__Goal of the exercise__:
Copy each line of the listing where the word "written" can be found.

▼

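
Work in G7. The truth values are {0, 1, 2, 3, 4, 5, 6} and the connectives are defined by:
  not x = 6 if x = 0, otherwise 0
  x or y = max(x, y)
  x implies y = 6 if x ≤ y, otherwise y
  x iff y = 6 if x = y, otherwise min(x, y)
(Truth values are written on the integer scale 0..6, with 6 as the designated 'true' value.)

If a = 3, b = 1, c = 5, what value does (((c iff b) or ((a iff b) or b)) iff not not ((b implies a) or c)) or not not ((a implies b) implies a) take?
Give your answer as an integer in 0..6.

6

c iff b = 5 iff 1 = 1
a iff b = 3 iff 1 = 1
(a iff b) or b = 1 or 1 = 1
(c iff b) or ((a iff b) or b) = 1 or 1 = 1
b implies a = 1 implies 3 = 6
(b implies a) or c = 6 or 5 = 6
not ((b implies a) or c) = not 6 = 0
not not ((b implies a) or c) = not 0 = 6
((c iff b) or ((a iff b) or b)) iff not not ((b implies a) or c) = 1 iff 6 = 1
a implies b = 3 implies 1 = 1
(a implies b) implies a = 1 implies 3 = 6
not ((a implies b) implies a) = not 6 = 0
not not ((a implies b) implies a) = not 0 = 6
(((c iff b) or ((a iff b) or b)) iff not not ((b implies a) or c)) or not not ((a implies b) implies a) = 1 or 6 = 6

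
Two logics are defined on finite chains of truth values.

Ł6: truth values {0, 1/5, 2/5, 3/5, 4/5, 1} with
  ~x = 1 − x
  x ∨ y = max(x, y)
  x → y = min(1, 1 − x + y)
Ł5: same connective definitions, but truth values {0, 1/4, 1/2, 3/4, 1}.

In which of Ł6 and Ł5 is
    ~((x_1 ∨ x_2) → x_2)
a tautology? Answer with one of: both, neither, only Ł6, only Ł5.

neither

In Ł6: at x_1 = 0, x_2 = 0 the value is 0 — not a tautology.
In Ł5: at x_1 = 0, x_2 = 0 the value is 0 — not a tautology.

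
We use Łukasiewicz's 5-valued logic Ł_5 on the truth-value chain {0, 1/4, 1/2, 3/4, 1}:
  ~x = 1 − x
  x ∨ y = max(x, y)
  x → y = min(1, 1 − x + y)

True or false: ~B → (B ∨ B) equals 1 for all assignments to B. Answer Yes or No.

Counterexample: take B = 0.
~B = ~0 = 1
B ∨ B = 0 ∨ 0 = 0
~B → (B ∨ B) = 1 → 0 = 0
This gives 0 ≠ 1.

No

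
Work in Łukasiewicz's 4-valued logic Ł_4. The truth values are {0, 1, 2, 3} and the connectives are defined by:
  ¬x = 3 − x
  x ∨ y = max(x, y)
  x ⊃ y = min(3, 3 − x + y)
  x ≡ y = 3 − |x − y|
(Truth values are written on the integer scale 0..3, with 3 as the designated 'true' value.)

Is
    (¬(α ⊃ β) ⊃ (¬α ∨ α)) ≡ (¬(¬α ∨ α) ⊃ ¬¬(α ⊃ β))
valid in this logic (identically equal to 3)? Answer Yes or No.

α = 0, β = 0 ↦ 3
α = 0, β = 1 ↦ 3
α = 0, β = 2 ↦ 3
α = 0, β = 3 ↦ 3
α = 1, β = 0 ↦ 3
α = 1, β = 1 ↦ 3
α = 1, β = 2 ↦ 3
α = 1, β = 3 ↦ 3
α = 2, β = 0 ↦ 3
α = 2, β = 1 ↦ 3
α = 2, β = 2 ↦ 3
α = 2, β = 3 ↦ 3
α = 3, β = 0 ↦ 3
α = 3, β = 1 ↦ 3
α = 3, β = 2 ↦ 3
α = 3, β = 3 ↦ 3
Every assignment gives a value ≥ 3.

Yes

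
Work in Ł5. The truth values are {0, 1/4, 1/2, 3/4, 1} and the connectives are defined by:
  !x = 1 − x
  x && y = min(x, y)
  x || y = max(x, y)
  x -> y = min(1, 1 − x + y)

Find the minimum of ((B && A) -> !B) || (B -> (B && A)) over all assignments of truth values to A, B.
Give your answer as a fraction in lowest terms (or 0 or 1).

1/2

Take A = 1/2, B = 1:
B && A = 1 && 1/2 = 1/2
!B = !1 = 0
(B && A) -> !B = 1/2 -> 0 = 1/2
B && A = 1 && 1/2 = 1/2
B -> (B && A) = 1 -> 1/2 = 1/2
((B && A) -> !B) || (B -> (B && A)) = 1/2 || 1/2 = 1/2
No assignment yields a value below 1/2, so this is the minimum.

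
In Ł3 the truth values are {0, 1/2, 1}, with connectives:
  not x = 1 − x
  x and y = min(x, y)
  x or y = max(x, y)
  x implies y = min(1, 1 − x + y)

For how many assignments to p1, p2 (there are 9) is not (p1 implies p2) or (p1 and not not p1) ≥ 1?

p1 = 0, p2 = 0 ↦ 0  <
p1 = 0, p2 = 1/2 ↦ 0  <
p1 = 0, p2 = 1 ↦ 0  <
p1 = 1/2, p2 = 0 ↦ 1/2  <
p1 = 1/2, p2 = 1/2 ↦ 1/2  <
p1 = 1/2, p2 = 1 ↦ 1/2  <
p1 = 1, p2 = 0 ↦ 1  ≥
p1 = 1, p2 = 1/2 ↦ 1  ≥
p1 = 1, p2 = 1 ↦ 1  ≥
So 3 of the 9 assignments meet the threshold.

3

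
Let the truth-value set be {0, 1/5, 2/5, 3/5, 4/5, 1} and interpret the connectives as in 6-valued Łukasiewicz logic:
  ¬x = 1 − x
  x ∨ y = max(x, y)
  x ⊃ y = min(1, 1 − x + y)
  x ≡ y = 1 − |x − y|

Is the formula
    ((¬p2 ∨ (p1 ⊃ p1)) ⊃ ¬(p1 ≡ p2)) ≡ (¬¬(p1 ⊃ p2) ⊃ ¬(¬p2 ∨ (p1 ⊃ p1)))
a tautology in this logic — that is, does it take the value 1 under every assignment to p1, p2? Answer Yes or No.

Counterexample: take p1 = 0, p2 = 1/5.
¬p2 = ¬1/5 = 4/5
p1 ⊃ p1 = 0 ⊃ 0 = 1
¬p2 ∨ (p1 ⊃ p1) = 4/5 ∨ 1 = 1
p1 ≡ p2 = 0 ≡ 1/5 = 4/5
¬(p1 ≡ p2) = ¬4/5 = 1/5
(¬p2 ∨ (p1 ⊃ p1)) ⊃ ¬(p1 ≡ p2) = 1 ⊃ 1/5 = 1/5
p1 ⊃ p2 = 0 ⊃ 1/5 = 1
¬(p1 ⊃ p2) = ¬1 = 0
¬¬(p1 ⊃ p2) = ¬0 = 1
¬p2 = ¬1/5 = 4/5
p1 ⊃ p1 = 0 ⊃ 0 = 1
¬p2 ∨ (p1 ⊃ p1) = 4/5 ∨ 1 = 1
¬(¬p2 ∨ (p1 ⊃ p1)) = ¬1 = 0
¬¬(p1 ⊃ p2) ⊃ ¬(¬p2 ∨ (p1 ⊃ p1)) = 1 ⊃ 0 = 0
((¬p2 ∨ (p1 ⊃ p1)) ⊃ ¬(p1 ≡ p2)) ≡ (¬¬(p1 ⊃ p2) ⊃ ¬(¬p2 ∨ (p1 ⊃ p1))) = 1/5 ≡ 0 = 4/5
This gives 4/5 ≠ 1.

No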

▲

__Expected output__:
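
(Truth values are written on the integer scale 0..6, with 6 as the designated 'true' value.)
(Truth values are written on the integer scale 0..3, with 3 as the designated 'true' value.)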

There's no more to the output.